> [Assignment] Take every line in the entries that includes the word "using" and copy it.

> [Data for this task]
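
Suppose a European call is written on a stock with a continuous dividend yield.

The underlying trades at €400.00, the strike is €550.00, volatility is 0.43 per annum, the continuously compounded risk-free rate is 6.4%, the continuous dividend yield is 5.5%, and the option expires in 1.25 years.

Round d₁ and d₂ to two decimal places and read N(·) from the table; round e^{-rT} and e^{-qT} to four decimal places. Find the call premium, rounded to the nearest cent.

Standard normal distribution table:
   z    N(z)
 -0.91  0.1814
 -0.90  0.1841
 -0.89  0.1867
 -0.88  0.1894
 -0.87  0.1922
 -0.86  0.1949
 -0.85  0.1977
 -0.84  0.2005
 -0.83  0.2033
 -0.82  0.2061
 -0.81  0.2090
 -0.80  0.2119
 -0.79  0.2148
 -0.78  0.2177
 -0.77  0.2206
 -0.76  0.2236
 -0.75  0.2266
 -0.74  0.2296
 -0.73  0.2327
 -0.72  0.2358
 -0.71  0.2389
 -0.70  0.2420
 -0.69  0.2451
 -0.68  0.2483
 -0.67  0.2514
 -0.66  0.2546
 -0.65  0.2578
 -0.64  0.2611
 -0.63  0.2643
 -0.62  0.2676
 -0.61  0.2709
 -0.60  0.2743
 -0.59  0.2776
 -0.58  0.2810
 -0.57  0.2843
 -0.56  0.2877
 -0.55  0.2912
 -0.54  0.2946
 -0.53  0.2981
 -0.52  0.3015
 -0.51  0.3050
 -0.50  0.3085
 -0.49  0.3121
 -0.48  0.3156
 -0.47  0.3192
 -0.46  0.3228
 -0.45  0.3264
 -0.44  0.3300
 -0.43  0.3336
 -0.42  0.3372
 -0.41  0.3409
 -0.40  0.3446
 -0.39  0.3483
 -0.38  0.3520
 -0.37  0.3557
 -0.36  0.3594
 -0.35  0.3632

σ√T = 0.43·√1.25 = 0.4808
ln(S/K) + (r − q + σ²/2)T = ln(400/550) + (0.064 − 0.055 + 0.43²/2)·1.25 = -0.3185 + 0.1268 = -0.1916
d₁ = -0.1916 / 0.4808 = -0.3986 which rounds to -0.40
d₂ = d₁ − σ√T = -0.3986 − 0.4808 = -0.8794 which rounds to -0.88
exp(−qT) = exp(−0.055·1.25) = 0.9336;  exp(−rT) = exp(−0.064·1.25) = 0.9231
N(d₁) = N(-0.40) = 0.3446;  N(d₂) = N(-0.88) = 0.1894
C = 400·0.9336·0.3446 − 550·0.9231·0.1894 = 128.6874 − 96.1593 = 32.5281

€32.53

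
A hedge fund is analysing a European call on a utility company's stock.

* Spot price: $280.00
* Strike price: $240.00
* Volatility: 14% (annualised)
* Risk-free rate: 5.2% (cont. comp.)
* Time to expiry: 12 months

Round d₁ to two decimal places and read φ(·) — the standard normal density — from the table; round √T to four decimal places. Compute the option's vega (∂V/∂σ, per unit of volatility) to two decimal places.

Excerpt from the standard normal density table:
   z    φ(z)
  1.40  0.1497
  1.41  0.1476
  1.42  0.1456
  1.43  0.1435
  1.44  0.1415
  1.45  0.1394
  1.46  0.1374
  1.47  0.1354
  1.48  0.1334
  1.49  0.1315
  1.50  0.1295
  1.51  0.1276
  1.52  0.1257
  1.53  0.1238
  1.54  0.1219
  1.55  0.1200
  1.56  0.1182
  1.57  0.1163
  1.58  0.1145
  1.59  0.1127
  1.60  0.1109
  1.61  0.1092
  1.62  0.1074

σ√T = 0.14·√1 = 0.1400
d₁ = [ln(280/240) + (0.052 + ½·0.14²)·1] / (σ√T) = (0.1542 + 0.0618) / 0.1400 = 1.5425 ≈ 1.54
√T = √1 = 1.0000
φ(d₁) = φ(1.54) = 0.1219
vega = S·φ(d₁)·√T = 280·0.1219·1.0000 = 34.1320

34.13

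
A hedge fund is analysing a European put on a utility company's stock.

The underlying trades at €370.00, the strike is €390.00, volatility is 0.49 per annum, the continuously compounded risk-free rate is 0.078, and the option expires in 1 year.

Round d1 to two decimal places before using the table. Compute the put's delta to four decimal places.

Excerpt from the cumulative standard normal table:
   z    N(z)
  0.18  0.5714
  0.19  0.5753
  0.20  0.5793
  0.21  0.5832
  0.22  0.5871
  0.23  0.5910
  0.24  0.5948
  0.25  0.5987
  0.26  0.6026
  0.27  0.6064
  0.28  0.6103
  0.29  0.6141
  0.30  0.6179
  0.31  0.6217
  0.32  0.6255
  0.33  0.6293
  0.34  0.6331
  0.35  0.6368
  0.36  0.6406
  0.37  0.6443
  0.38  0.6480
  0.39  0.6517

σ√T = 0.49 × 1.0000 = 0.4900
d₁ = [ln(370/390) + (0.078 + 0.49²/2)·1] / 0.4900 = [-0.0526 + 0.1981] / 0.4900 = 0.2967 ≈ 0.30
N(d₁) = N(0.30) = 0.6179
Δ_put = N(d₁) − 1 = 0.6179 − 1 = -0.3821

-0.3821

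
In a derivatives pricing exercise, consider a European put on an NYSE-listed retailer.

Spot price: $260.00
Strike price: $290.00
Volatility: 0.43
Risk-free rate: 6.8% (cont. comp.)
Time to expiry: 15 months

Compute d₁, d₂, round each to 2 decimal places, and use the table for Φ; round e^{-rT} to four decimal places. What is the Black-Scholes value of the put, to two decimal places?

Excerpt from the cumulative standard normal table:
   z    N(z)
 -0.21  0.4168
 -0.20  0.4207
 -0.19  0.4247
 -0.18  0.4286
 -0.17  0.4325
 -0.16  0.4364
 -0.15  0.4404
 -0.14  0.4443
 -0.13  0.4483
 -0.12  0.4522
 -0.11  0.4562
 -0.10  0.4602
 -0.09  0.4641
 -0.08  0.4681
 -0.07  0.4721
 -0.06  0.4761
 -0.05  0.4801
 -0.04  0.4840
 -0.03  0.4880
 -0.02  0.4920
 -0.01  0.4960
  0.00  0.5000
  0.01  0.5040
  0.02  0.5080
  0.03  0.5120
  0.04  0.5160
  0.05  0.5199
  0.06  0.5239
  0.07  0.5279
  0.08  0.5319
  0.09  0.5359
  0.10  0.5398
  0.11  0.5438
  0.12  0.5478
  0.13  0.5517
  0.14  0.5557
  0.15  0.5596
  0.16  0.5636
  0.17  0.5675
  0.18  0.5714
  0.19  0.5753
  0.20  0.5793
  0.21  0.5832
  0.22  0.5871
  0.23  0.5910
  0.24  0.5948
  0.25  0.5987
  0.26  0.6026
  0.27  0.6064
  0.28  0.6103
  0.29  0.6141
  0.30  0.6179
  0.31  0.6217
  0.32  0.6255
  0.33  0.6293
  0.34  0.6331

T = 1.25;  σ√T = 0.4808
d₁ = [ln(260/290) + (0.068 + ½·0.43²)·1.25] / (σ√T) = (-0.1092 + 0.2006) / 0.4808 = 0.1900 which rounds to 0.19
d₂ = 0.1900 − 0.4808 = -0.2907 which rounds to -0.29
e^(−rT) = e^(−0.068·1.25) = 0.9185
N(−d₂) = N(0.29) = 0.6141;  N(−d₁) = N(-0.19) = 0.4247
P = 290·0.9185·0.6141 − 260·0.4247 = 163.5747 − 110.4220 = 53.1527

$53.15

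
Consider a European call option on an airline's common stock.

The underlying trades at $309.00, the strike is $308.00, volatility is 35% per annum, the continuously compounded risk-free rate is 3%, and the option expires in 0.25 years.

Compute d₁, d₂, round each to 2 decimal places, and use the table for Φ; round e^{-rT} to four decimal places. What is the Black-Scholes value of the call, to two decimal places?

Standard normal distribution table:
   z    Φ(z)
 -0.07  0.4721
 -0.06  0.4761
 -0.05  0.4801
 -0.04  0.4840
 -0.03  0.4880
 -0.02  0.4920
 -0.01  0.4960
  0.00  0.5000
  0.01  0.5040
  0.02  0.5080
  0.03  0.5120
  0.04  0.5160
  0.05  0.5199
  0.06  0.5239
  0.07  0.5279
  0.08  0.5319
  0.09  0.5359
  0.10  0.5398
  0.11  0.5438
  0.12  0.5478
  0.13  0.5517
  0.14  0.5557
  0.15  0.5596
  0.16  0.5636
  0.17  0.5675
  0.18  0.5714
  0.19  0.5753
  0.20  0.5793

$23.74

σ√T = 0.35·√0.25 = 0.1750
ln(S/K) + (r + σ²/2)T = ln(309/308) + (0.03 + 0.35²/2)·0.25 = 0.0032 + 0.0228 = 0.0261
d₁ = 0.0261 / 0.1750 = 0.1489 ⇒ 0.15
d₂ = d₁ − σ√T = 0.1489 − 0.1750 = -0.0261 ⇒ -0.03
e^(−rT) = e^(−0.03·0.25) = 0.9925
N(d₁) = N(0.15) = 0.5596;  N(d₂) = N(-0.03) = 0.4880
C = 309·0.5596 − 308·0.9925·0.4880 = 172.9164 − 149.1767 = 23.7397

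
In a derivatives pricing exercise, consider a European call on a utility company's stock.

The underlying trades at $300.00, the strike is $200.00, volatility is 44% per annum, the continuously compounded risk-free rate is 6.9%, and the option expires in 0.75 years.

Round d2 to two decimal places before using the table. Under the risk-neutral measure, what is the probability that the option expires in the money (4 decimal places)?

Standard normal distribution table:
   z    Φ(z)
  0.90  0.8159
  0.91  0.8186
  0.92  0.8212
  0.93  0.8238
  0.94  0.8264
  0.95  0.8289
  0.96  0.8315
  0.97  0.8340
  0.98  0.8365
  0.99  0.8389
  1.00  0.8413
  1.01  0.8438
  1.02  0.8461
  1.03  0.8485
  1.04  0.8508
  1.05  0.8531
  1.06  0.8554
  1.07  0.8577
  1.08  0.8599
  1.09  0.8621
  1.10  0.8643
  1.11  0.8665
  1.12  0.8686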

==

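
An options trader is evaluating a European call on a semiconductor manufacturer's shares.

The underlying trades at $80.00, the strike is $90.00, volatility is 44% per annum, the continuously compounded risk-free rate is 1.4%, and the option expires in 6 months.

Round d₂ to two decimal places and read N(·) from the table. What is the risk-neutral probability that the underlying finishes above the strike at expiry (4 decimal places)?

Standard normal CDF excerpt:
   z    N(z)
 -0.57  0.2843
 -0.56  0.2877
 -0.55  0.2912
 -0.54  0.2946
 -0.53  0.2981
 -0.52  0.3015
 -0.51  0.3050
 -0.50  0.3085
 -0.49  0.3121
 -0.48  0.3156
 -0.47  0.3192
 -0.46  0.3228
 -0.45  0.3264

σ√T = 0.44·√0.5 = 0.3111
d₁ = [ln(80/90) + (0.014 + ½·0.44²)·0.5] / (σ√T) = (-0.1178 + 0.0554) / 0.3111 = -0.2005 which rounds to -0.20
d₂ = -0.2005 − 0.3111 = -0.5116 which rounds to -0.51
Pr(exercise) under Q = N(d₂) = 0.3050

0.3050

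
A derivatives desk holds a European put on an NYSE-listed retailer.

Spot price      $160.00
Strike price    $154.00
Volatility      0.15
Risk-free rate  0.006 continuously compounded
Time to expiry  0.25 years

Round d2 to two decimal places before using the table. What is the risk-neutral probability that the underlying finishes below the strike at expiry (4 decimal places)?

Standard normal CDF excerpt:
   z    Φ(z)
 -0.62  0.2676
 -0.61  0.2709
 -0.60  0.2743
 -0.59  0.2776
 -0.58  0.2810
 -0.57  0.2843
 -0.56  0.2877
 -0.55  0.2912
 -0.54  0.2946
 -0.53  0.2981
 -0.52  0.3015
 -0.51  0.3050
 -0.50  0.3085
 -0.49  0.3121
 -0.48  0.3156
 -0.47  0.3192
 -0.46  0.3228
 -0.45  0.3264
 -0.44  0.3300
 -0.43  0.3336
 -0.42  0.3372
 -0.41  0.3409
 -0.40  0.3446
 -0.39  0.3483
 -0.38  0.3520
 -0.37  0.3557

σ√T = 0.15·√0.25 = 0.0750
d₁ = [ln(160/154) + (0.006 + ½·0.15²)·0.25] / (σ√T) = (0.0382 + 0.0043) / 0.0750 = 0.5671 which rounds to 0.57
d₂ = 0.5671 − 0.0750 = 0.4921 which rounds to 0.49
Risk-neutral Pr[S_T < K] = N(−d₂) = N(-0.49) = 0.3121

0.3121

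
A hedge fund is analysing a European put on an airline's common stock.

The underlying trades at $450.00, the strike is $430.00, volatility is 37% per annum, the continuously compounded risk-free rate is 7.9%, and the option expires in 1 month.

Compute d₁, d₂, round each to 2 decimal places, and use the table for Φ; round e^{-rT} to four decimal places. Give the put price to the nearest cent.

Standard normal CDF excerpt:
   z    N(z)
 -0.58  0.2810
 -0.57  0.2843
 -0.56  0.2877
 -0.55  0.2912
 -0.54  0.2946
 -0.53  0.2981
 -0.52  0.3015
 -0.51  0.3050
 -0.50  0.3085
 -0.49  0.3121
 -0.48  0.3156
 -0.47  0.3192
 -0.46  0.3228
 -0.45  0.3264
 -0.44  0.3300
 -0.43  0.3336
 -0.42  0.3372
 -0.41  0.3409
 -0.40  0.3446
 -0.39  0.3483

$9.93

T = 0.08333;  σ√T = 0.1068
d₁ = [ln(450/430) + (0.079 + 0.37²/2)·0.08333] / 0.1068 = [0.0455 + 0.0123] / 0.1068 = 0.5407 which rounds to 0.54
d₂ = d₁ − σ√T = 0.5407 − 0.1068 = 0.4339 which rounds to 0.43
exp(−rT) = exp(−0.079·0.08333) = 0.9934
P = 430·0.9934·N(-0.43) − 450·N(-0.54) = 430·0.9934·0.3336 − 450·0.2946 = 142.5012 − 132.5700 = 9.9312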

---

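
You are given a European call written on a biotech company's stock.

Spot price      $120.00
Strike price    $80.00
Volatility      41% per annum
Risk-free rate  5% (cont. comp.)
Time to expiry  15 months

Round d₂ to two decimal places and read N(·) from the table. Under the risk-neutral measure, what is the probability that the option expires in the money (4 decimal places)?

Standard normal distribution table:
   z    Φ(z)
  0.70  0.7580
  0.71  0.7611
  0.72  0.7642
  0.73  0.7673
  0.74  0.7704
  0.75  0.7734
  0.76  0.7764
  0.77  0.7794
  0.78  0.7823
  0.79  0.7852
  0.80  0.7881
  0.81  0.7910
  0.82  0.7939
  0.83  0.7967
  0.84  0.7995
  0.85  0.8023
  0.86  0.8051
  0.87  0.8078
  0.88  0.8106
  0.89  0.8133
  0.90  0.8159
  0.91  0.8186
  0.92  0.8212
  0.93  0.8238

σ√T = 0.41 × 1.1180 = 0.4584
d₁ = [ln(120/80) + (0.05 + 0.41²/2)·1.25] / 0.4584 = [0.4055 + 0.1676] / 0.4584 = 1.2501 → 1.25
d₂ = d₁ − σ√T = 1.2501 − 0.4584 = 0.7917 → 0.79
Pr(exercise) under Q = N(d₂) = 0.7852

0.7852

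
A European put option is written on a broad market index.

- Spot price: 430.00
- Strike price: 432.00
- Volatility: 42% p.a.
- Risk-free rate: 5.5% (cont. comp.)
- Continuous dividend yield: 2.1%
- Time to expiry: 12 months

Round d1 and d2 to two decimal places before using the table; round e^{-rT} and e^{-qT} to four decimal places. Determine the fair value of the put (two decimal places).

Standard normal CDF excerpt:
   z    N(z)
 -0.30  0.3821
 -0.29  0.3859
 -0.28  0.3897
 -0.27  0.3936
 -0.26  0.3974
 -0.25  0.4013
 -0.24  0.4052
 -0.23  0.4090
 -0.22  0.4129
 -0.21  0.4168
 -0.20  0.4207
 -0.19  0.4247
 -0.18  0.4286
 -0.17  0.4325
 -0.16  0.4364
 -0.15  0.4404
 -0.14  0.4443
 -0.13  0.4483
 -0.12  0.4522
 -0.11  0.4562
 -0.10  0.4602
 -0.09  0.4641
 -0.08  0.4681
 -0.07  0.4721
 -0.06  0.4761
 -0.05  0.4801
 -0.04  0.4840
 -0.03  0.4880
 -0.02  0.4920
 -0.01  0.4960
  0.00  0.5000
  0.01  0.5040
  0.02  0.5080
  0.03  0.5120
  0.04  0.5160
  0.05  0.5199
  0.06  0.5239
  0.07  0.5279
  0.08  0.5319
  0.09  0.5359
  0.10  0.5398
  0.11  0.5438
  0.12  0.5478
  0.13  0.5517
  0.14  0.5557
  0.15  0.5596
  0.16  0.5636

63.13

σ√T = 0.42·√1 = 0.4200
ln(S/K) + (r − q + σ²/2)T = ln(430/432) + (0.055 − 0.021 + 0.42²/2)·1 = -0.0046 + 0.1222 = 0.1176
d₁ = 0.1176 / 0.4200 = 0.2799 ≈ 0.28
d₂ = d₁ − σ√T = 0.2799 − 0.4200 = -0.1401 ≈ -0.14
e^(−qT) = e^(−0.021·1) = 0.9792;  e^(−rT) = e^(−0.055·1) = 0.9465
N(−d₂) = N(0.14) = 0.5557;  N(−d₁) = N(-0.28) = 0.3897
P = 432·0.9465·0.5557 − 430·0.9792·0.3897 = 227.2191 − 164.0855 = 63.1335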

> [Exercise response]
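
Round d1 to two decimal places before using the table. Compute the put's delta to four decimal places.
Round d2 to two decimal places before using the table. Under the risk-neutral measure, what is the probability that the option expires in the money (4 decimal places)?
Round d2 to two decimal places before using the table. What is the risk-neutral probability that the underlying finishes below the strike at expiry (4 decimal places)?
Round d1 and d2 to two decimal places before using the table; round e^{-rT} and e^{-qT} to four decimal places. Determine the fair value of the put (two decimal places).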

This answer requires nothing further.